**What you need to do:**
Go through the data and copy every line in which "been" appears.

--- START ---

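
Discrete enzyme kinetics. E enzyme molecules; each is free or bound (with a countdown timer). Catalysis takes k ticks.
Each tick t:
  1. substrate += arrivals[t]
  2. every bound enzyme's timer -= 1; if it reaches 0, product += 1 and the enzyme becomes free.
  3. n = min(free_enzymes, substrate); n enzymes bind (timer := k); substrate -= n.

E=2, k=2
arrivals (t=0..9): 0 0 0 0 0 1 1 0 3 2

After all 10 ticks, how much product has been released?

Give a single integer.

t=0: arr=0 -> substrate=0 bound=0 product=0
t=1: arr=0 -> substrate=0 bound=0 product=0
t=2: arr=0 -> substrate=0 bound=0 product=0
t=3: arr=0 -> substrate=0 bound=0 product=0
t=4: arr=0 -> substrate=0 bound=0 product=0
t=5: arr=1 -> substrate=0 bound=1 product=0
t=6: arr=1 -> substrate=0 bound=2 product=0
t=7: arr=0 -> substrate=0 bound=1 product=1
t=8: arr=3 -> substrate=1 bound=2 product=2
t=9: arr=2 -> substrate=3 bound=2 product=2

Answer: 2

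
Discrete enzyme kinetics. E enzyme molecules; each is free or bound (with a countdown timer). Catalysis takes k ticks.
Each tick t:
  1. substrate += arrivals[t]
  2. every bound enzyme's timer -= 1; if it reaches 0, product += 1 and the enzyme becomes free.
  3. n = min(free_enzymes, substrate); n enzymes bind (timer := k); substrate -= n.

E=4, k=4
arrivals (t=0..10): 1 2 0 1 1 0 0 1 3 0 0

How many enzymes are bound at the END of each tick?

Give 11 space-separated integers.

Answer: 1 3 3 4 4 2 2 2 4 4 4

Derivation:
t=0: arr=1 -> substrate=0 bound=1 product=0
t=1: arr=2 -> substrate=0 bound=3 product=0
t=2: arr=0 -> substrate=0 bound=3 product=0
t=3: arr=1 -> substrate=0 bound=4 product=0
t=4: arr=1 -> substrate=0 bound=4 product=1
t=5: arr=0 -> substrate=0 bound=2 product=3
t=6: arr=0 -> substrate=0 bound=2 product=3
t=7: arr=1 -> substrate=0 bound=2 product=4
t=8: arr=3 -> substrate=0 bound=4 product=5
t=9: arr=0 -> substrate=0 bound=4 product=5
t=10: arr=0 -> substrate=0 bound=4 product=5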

--- END ---
--- START ---

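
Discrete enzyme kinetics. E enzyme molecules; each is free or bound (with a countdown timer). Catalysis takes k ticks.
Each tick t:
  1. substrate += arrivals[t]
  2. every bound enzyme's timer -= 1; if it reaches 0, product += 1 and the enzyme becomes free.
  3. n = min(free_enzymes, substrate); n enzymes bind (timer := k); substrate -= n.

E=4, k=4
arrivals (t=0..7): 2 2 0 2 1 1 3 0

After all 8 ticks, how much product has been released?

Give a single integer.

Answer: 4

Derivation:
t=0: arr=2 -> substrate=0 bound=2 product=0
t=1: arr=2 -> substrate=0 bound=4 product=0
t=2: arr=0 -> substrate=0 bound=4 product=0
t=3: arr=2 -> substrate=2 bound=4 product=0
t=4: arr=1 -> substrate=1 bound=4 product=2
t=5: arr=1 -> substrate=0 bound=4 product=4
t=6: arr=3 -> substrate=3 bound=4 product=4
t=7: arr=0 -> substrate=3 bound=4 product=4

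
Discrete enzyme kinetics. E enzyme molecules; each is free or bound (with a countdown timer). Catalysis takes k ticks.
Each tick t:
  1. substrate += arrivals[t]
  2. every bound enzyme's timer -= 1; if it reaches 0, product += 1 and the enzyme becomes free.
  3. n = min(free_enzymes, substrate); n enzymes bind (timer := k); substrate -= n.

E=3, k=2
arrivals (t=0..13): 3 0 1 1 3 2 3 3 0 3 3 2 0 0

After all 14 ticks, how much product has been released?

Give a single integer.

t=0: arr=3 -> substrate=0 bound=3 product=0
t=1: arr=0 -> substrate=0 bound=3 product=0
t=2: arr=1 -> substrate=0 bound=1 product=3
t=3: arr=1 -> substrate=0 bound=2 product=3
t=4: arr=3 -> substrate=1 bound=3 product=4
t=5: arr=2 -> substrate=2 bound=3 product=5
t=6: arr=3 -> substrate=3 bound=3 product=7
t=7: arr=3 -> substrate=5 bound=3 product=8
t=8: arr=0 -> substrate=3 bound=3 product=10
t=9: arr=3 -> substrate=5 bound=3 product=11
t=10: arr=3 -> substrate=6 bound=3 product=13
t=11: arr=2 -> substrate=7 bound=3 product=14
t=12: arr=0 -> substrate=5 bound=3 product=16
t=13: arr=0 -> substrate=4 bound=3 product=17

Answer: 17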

--- END ---

**Answer area:**
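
After all 10 ticks, how much product has been released?
After all 8 ticks, how much product has been released?
After all 14 ticks, how much product has been released?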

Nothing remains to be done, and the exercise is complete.